Dataset records:
——————

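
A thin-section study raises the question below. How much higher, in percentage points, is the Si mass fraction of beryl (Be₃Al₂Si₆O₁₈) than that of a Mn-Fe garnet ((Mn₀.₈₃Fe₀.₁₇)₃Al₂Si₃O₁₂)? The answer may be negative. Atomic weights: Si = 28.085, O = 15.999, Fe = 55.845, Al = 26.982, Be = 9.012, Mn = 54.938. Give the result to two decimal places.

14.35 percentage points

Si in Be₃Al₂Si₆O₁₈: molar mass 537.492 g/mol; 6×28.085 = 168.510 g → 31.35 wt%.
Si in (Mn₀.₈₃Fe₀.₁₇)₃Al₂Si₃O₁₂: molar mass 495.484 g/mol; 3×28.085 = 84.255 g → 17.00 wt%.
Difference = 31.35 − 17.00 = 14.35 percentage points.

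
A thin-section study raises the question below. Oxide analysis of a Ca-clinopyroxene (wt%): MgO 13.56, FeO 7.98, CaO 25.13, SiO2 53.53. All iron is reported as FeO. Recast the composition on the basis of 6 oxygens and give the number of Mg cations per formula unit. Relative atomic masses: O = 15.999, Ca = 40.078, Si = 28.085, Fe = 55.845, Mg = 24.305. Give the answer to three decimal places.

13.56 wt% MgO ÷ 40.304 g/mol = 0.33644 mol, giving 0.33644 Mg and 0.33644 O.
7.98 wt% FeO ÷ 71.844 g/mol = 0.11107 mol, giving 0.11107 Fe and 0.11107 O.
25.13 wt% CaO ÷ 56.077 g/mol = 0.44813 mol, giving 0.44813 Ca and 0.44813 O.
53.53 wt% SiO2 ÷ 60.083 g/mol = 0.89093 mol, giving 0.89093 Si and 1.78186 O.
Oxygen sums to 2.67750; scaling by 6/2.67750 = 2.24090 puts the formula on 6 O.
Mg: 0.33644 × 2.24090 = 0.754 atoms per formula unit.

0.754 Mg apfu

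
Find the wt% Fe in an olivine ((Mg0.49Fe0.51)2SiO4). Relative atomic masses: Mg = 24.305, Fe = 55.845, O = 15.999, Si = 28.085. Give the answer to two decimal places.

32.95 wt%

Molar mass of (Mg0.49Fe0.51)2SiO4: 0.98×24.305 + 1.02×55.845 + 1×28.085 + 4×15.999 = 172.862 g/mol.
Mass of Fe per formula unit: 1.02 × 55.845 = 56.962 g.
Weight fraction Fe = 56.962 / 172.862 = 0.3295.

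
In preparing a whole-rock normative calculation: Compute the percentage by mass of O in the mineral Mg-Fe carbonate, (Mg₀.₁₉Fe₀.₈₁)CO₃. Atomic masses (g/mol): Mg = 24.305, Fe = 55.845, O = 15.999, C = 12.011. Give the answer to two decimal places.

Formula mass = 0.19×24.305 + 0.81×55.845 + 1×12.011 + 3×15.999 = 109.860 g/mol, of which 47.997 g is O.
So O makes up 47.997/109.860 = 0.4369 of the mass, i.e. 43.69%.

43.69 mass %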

——————

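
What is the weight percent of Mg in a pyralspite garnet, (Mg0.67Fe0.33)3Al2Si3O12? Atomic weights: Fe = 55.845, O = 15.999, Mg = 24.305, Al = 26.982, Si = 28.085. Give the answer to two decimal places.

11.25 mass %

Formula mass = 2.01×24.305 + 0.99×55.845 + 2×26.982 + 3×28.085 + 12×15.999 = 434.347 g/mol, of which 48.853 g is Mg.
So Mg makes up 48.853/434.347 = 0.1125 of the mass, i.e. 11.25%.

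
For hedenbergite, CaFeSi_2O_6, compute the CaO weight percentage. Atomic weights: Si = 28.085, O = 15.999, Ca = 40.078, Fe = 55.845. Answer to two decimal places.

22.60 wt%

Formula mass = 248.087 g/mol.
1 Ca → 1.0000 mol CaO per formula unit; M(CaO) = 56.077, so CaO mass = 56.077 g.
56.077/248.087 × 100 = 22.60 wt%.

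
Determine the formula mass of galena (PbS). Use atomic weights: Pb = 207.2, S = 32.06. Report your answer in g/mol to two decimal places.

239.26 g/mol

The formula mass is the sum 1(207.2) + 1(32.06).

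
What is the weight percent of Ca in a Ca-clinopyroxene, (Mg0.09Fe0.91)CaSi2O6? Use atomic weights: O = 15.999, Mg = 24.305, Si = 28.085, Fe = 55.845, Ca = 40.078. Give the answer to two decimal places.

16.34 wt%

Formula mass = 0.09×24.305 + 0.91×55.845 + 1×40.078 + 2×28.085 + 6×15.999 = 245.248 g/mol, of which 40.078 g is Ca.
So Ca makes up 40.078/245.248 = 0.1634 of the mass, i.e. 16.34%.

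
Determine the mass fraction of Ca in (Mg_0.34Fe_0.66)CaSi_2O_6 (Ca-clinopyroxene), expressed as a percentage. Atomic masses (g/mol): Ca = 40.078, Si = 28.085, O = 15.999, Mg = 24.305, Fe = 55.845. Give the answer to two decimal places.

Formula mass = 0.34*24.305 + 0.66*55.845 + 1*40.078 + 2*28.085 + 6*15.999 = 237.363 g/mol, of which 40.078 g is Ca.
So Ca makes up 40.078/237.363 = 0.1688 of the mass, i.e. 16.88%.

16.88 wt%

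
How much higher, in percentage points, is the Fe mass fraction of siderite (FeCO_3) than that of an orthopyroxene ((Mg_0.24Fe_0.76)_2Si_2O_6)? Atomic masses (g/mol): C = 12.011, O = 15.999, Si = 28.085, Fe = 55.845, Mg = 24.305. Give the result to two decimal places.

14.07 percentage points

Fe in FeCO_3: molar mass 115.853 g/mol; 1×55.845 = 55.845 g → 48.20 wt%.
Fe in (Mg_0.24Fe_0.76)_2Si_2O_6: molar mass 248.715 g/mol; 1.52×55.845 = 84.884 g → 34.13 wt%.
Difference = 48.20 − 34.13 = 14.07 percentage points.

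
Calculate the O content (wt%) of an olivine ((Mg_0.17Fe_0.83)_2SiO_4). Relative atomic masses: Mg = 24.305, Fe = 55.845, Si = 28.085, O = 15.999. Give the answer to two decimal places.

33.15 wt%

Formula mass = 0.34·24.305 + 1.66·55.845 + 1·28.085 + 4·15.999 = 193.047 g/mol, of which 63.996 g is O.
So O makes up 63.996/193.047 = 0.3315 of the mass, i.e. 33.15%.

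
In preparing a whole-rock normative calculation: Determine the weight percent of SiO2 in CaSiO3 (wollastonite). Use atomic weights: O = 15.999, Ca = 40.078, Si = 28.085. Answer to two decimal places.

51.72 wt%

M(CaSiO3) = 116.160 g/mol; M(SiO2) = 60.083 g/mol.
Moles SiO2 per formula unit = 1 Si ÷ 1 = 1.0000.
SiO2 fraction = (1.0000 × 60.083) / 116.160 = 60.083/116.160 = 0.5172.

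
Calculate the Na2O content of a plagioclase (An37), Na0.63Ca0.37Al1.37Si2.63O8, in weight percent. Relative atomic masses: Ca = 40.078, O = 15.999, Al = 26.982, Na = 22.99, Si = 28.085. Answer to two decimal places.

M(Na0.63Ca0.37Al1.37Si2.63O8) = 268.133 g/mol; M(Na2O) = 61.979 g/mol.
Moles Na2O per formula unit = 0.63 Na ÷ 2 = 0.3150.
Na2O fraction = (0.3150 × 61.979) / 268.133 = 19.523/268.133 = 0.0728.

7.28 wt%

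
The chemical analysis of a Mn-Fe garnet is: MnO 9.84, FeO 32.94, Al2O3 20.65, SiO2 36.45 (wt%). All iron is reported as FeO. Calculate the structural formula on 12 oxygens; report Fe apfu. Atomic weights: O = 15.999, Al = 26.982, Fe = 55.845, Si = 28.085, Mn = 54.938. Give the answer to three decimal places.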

——————

» Problem
Your answer should consist solely of the lines above from the line with "In preparing a whole-rock normative calculation: Determine" to the line with "The chemical analysis", both included, reproduced exactly.

» Exercise solution
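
In preparing a whole-rock normative calculation: Determine the weight percent of SiO2 in CaSiO3 (wollastonite). Use atomic weights: O = 15.999, Ca = 40.078, Si = 28.085. Answer to two decimal places.

51.72 wt%

M(CaSiO3) = 116.160 g/mol; M(SiO2) = 60.083 g/mol.
Moles SiO2 per formula unit = 1 Si ÷ 1 = 1.0000.
SiO2 fraction = (1.0000 × 60.083) / 116.160 = 60.083/116.160 = 0.5172.

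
Calculate the Na2O content of a plagioclase (An37), Na0.63Ca0.37Al1.37Si2.63O8, in weight percent. Relative atomic masses: Ca = 40.078, O = 15.999, Al = 26.982, Na = 22.99, Si = 28.085. Answer to two decimal places.

M(Na0.63Ca0.37Al1.37Si2.63O8) = 268.133 g/mol; M(Na2O) = 61.979 g/mol.
Moles Na2O per formula unit = 0.63 Na ÷ 2 = 0.3150.
Na2O fraction = (0.3150 × 61.979) / 268.133 = 19.523/268.133 = 0.0728.

7.28 wt%

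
The chemical analysis of a Mn-Fe garnet is: MnO 9.84, FeO 32.94, Al2O3 20.65, SiO2 36.45 (wt%). All iron is reported as FeO. Calculate the structural formula on 12 oxygens; report Fe apfu. Atomic weights: O = 15.999, Al = 26.982, Fe = 55.845, Si = 28.085, Mn = 54.938. Give the answer to three decimal places.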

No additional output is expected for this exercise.